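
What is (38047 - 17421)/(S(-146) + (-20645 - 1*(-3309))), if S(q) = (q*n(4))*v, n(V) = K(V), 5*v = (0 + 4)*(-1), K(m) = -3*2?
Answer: -51565/45092 ≈ -1.1436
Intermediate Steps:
K(m) = -6
v = -4/5 (v = ((0 + 4)*(-1))/5 = (4*(-1))/5 = (1/5)*(-4) = -4/5 ≈ -0.80000)
n(V) = -6
S(q) = 24*q/5 (S(q) = (q*(-6))*(-4/5) = -6*q*(-4/5) = 24*q/5)
(38047 - 17421)/(S(-146) + (-20645 - 1*(-3309))) = (38047 - 17421)/((24/5)*(-146) + (-20645 - 1*(-3309))) = 20626/(-3504/5 + (-20645 + 3309)) = 20626/(-3504/5 - 17336) = 20626/(-90184/5) = 20626*(-5/90184) = -51565/45092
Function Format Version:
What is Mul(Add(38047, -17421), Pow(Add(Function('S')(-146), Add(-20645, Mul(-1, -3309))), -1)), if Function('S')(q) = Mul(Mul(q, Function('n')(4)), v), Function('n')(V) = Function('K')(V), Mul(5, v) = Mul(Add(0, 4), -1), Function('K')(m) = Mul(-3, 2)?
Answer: Rational(-51565, 45092) ≈ -1.1436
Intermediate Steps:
Function('K')(m) = -6
v = Rational(-4, 5) (v = Mul(Rational(1, 5), Mul(Add(0, 4), -1)) = Mul(Rational(1, 5), Mul(4, -1)) = Mul(Rational(1, 5), -4) = Rational(-4, 5) ≈ -0.80000)
Function('n')(V) = -6
Function('S')(q) = Mul(Rational(24, 5), q) (Function('S')(q) = Mul(Mul(q, -6), Rational(-4, 5)) = Mul(Mul(-6, q), Rational(-4, 5)) = Mul(Rational(24, 5), q))
Mul(Add(38047, -17421), Pow(Add(Function('S')(-146), Add(-20645, Mul(-1, -3309))), -1)) = Mul(Add(38047, -17421), Pow(Add(Mul(Rational(24, 5), -146), Add(-20645, Mul(-1, -3309))), -1)) = Mul(20626, Pow(Add(Rational(-3504, 5), Add(-20645, 3309)), -1)) = Mul(20626, Pow(Add(Rational(-3504, 5), -17336), -1)) = Mul(20626, Pow(Rational(-90184, 5), -1)) = Mul(20626, Rational(-5, 90184)) = Rational(-51565, 45092)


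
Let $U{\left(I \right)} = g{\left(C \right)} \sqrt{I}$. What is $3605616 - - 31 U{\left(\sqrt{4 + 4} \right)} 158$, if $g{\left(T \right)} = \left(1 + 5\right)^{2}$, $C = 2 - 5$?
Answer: $3605616 + 176328 \cdot 2^{\frac{3}{4}} \approx 3.9022 \cdot 10^{6}$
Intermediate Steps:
$C = -3$
$g{\left(T \right)} = 36$ ($g{\left(T \right)} = 6^{2} = 36$)
$U{\left(I \right)} = 36 \sqrt{I}$
$3605616 - - 31 U{\left(\sqrt{4 + 4} \right)} 158 = 3605616 - - 31 \cdot 36 \sqrt{\sqrt{4 + 4}} \cdot 158 = 3605616 - - 31 \cdot 36 \sqrt{\sqrt{8}} \cdot 158 = 3605616 - - 31 \cdot 36 \sqrt{2 \sqrt{2}} \cdot 158 = 3605616 - - 31 \cdot 36 \cdot 2^{\frac{3}{4}} \cdot 158 = 3605616 - - 1116 \cdot 2^{\frac{3}{4}} \cdot 158 = 3605616 - - 176328 \cdot 2^{\frac{3}{4}} = 3605616 + 176328 \cdot 2^{\frac{3}{4}}$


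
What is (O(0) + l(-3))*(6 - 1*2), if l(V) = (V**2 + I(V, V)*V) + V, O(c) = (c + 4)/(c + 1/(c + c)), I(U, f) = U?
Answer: 60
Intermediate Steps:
O(c) = (4 + c)/(c + 1/(2*c))
l(V) = V + 2*V**2 (l(V) = (V**2 + V*V) + V = (V**2 + V**2) + V = 2*V**2 + V = V + 2*V**2)
(O(0) + l(-3))*(6 - 1*2) = (2*0*(4 + 0)/(1 + 2*0**2) - 3*(1 + 2*(-3)))*(6 - 1*2) = (2*0*4/(1 + 2*0) - 3*(1 - 6))*(6 - 2) = (2*0*4/(1 + 0) - 3*(-5))*4 = (2*0*4/1 + 15)*4 = (2*0*1*4 + 15)*4 = (0 + 15)*4 = 15*4 = 60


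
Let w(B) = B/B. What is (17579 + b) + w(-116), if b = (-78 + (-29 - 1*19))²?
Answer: 33456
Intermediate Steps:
b = 15876 (b = (-78 + (-29 - 19))² = (-78 - 48)² = (-126)² = 15876)
w(B) = 1
(17579 + b) + w(-116) = (17579 + 15876) + 1 = 33455 + 1 = 33456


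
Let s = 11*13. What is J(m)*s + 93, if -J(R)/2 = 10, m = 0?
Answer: -2767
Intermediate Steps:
J(R) = -20 (J(R) = -2*10 = -20)
s = 143
J(m)*s + 93 = -20*143 + 93 = -2860 + 93 = -2767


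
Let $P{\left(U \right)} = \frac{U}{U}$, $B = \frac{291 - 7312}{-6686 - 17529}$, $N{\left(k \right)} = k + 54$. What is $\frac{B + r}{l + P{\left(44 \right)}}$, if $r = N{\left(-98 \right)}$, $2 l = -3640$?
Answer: $\frac{1058439}{44047085} \approx 0.02403$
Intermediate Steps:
$l = -1820$ ($l = \frac{1}{2} \left(-3640\right) = -1820$)
$N{\left(k \right)} = 54 + k$
$B = \frac{7021}{24215}$ ($B = - \frac{7021}{-24215} = \left(-7021\right) \left(- \frac{1}{24215}\right) = \frac{7021}{24215} \approx 0.28994$)
$r = -44$ ($r = 54 - 98 = -44$)
$P{\left(U \right)} = 1$
$\frac{B + r}{l + P{\left(44 \right)}} = \frac{\frac{7021}{24215} - 44}{-1820 + 1} = - \frac{1058439}{24215 \left(-1819\right)} = \left(- \frac{1058439}{24215}\right) \left(- \frac{1}{1819}\right) = \frac{1058439}{44047085}$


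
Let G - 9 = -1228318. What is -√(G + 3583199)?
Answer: -√2354890 ≈ -1534.6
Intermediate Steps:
G = -1228309 (G = 9 - 1228318 = -1228309)
-√(G + 3583199) = -√(-1228309 + 3583199) = -√2354890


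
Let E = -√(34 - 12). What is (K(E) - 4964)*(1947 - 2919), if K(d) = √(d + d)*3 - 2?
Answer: 4826952 - 2916*I*2^(¾)*11^(¼) ≈ 4.827e+6 - 8931.2*I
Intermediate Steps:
E = -√22 ≈ -4.6904
K(d) = -2 + 3*√2*√d (K(d) = √(2*d)*3 - 2 = (√2*√d)*3 - 2 = 3*√2*√d - 2 = -2 + 3*√2*√d)
(K(E) - 4964)*(1947 - 2919) = ((-2 + 3*√2*√(-√22)) - 4964)*(1947 - 2919) = ((-2 + 3*√2*(I*22^(¼))) - 4964)*(-972) = ((-2 + 3*I*2^(¾)*11^(¼)) - 4964)*(-972) = (-4966 + 3*I*2^(¾)*11^(¼))*(-972) = 4826952 - 2916*I*2^(¾)*11^(¼)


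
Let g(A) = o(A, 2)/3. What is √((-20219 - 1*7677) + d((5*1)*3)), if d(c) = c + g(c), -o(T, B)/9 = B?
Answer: I*√27887 ≈ 166.99*I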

• _Problem to work on_
Give again, word for word, the records from their first line to the one with "Answer: $3605616 +", and leave out all else.

• _Solution below_
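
What is (38047 - 17421)/(S(-146) + (-20645 - 1*(-3309))), if S(q) = (q*n(4))*v, n(V) = K(V), 5*v = (0 + 4)*(-1), K(m) = -3*2?
Answer: -51565/45092 ≈ -1.1436
Intermediate Steps:
K(m) = -6
v = -4/5 (v = ((0 + 4)*(-1))/5 = (4*(-1))/5 = (1/5)*(-4) = -4/5 ≈ -0.80000)
n(V) = -6
S(q) = 24*q/5 (S(q) = (q*(-6))*(-4/5) = -6*q*(-4/5) = 24*q/5)
(38047 - 17421)/(S(-146) + (-20645 - 1*(-3309))) = (38047 - 17421)/((24/5)*(-146) + (-20645 - 1*(-3309))) = 20626/(-3504/5 + (-20645 + 3309)) = 20626/(-3504/5 - 17336) = 20626/(-90184/5) = 20626*(-5/90184) = -51565/45092
Function Format Version:
What is Mul(Add(38047, -17421), Pow(Add(Function('S')(-146), Add(-20645, Mul(-1, -3309))), -1)), if Function('S')(q) = Mul(Mul(q, Function('n')(4)), v), Function('n')(V) = Function('K')(V), Mul(5, v) = Mul(Add(0, 4), -1), Function('K')(m) = Mul(-3, 2)?
Answer: Rational(-51565, 45092) ≈ -1.1436
Intermediate Steps:
Function('K')(m) = -6
v = Rational(-4, 5) (v = Mul(Rational(1, 5), Mul(Add(0, 4), -1)) = Mul(Rational(1, 5), Mul(4, -1)) = Mul(Rational(1, 5), -4) = Rational(-4, 5) ≈ -0.80000)
Function('n')(V) = -6
Function('S')(q) = Mul(Rational(24, 5), q) (Function('S')(q) = Mul(Mul(q, -6), Rational(-4, 5)) = Mul(Mul(-6, q), Rational(-4, 5)) = Mul(Rational(24, 5), q))
Mul(Add(38047, -17421), Pow(Add(Function('S')(-146), Add(-20645, Mul(-1, -3309))), -1)) = Mul(Add(38047, -17421), Pow(Add(Mul(Rational(24, 5), -146), Add(-20645, Mul(-1, -3309))), -1)) = Mul(20626, Pow(Add(Rational(-3504, 5), Add(-20645, 3309)), -1)) = Mul(20626, Pow(Add(Rational(-3504, 5), -17336), -1)) = Mul(20626, Pow(Rational(-90184, 5), -1)) = Mul(20626, Rational(-5, 90184)) = Rational(-51565, 45092)


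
Let $U{\left(I \right)} = g{\left(C \right)} \sqrt{I}$. What is $3605616 - - 31 U{\left(\sqrt{4 + 4} \right)} 158$, if $g{\left(T \right)} = \left(1 + 5\right)^{2}$, $C = 2 - 5$?
Answer: $3605616 + 176328 \cdot 2^{\frac{3}{4}} \approx 3.9022 \cdot 10^{6}$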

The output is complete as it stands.